Directions for this task: From the records below, copy every line that contains the word "potentials".

Working data:
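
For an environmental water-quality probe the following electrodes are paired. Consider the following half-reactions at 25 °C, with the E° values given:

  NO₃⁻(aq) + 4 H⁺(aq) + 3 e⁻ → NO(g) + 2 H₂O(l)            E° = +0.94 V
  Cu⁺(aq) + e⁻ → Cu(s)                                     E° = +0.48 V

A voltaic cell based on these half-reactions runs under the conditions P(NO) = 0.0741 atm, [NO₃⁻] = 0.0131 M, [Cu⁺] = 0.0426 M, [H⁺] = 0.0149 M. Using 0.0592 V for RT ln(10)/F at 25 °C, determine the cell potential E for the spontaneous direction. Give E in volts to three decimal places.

NO₃⁻/NO is the cathode (higher E°), Cu⁺/Cu the anode: E°cell = +0.94 − (+0.48) = +0.46 V, n = 3.
Overall: NO₃⁻(aq) + 4 H⁺(aq) + 3 Cu(s) → NO(g) + 2 H₂O(l) + 3 Cu⁺(aq)
Q = P(NO)·[Cu⁺]^3 / ([NO₃⁻]·[H⁺]^4); log Q = 3.948.
E = E° − (0.0592/n) log Q = +0.46 − (0.0592/3)(3.948) = +0.382 V.

+0.382 V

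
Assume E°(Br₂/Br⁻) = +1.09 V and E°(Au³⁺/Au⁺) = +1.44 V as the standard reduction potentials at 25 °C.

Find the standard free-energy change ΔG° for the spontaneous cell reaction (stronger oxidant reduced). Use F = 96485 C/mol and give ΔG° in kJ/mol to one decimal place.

-67.5 kJ/mol

Au³⁺/Au⁺ (E° = +1.44 V) is the cathode; Br₂/Br⁻ (E° = +1.09 V) is the anode, so E°cell = +0.35 V.
Balancing electrons gives n = 2 (lcm of 2 and 2).
ΔG° = −nFE° = −(2)(96485)(+0.35) = -67,540 J = -67.5 kJ/mol.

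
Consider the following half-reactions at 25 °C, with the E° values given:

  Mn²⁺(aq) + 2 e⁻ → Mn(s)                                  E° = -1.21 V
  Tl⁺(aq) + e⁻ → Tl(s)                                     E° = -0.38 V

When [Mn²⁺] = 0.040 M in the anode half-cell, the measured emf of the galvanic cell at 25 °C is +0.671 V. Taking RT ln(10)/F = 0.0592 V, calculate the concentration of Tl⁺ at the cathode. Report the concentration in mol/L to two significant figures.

0.00041 M

Tl⁺/Tl is the cathode, Mn²⁺/Mn the anode: E°cell = +0.83 V, n = 2.
Overall reaction: 2 Tl⁺(aq) + Mn(s) → 2 Tl(s) + Mn²⁺(aq); Q = [Mn²⁺]^1/[Tl⁺]^2.
From E = E° − (0.0592/n) log Q: log Q = (E° − E)·n/0.0592 = (+0.83 − (+0.671))·2/0.0592 = 5.3716.
So 2·log[Tl⁺] = 1·log(0.04) − log Q = -1.3979 − (5.3716) = -6.7695; log[Tl⁺] = -6.7695 / 2 = -3.3847; [Tl⁺] = 10^(-3.3847) ≈ 0.00041 M.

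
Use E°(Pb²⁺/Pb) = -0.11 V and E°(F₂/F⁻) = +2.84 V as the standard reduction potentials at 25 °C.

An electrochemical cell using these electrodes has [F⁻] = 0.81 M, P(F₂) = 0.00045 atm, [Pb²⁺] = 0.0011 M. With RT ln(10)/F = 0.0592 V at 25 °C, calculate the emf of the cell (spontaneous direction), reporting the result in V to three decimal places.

F₂/F⁻ is the cathode (higher E°), Pb²⁺/Pb the anode: E°cell = +2.84 − (-0.11) = +2.95 V, n = 2.
Overall: F₂(g) + Pb(s) → 2 F⁻(aq) + Pb²⁺(aq)
Q = [F⁻]^2·[Pb²⁺] / (P(F₂)); log Q = 0.205.
E = E° − (0.0592/n) log Q = +2.95 − (0.0592/2)(0.205) = +2.944 V.

+2.944 V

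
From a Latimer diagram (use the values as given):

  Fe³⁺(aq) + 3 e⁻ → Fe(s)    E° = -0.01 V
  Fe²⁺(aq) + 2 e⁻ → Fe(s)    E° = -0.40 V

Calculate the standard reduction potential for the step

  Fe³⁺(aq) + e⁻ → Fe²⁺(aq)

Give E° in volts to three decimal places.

Sequential free energies add, so n₃E°₃ = n₁E°₁ + n₂E°₂.
With n₃ = 3, and the known step contributing 2×(-0.40) V, the unknown satisfies 1·E° = 3×(-0.01) − 2×(-0.40) = +0.770.
E° = +0.770 / 1 = +0.770 V.

+0.770 V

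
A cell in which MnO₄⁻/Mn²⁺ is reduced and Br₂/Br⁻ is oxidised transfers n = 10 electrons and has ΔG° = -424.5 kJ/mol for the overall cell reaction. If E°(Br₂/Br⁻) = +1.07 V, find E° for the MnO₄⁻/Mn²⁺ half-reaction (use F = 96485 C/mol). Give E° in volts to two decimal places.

+1.51 V

E°cell = −ΔG°/(nF) = −(-424.5×10³)/((10)(96485)) = +0.440 V.
Since MnO₄⁻/Mn²⁺ is the cathode and Br₂/Br⁻ the anode, E°cell = E°(MnO₄⁻/Mn²⁺) − E°(Br₂/Br⁻).
So E°(MnO₄⁻/Mn²⁺) = E°cell + E°(Br₂/Br⁻) = +0.440 + (+1.07) = +1.51 V.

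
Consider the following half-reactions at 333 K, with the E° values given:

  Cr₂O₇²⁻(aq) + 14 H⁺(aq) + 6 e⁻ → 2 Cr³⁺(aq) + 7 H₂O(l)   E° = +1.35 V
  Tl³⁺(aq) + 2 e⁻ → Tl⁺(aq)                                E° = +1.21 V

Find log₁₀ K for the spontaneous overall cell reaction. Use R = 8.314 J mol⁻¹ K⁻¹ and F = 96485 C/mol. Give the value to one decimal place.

Cathode: Cr₂O₇²⁻/Cr³⁺; anode: Tl³⁺/Tl⁺. E°cell = (+1.35) − (+1.21) = +0.14 V, with n = 6.
ΔG° = −nFE° = −RT ln K, so ln K = nFE°/(RT) = (6)(96485)(+0.14) / ((8.314)(333)) = 29.274.
log₁₀ K = 29.274 / ln 10 = 12.7.

12.7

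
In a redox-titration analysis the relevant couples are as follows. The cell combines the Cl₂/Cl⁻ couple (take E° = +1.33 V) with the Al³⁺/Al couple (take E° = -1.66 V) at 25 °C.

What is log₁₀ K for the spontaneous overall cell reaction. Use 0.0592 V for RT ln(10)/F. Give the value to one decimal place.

Cathode: Cl₂/Cl⁻; anode: Al³⁺/Al. E°cell = +2.99 V, n = 6.
log K = nE°cell / 0.0592 = (6)(+2.99) / 0.0592 = 303.0.

303.0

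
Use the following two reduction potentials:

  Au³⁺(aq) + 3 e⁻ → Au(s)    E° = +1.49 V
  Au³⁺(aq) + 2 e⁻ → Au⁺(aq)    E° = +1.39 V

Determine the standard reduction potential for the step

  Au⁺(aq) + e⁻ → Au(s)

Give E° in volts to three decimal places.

Sequential free energies add, so n₃E°₃ = n₁E°₁ + n₂E°₂.
With n₃ = 3, and the known step contributing 2×(+1.39) V, the unknown satisfies 1·E° = 3×(+1.49) − 2×(+1.39) = +1.690.
E° = +1.690 / 1 = +1.690 V.

+1.690 V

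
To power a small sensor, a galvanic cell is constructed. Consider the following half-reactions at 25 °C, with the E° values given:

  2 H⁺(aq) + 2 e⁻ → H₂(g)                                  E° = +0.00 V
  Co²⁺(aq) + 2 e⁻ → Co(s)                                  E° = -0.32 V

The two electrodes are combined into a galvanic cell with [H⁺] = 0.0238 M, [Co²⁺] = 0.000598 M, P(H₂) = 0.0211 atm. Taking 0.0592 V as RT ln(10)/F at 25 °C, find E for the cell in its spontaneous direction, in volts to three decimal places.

+0.369 V

H⁺/H₂ is the cathode (higher E°), Co²⁺/Co the anode: E°cell = +0.00 − (-0.32) = +0.32 V, n = 2.
Overall: 2 H⁺(aq) + Co(s) → H₂(g) + Co²⁺(aq)
Q = P(H₂)·[Co²⁺] / ([H⁺]^2); log Q = -1.652.
E = E° − (0.0592/n) log Q = +0.32 − (0.0592/2)(-1.652) = +0.369 V.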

Response to the task:
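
Assume E°(Br₂/Br⁻) = +1.09 V and E°(Au³⁺/Au⁺) = +1.44 V as the standard reduction potentials at 25 °C.
Use E°(Pb²⁺/Pb) = -0.11 V and E°(F₂/F⁻) = +2.84 V as the standard reduction potentials at 25 °C.
Use the following two reduction potentials: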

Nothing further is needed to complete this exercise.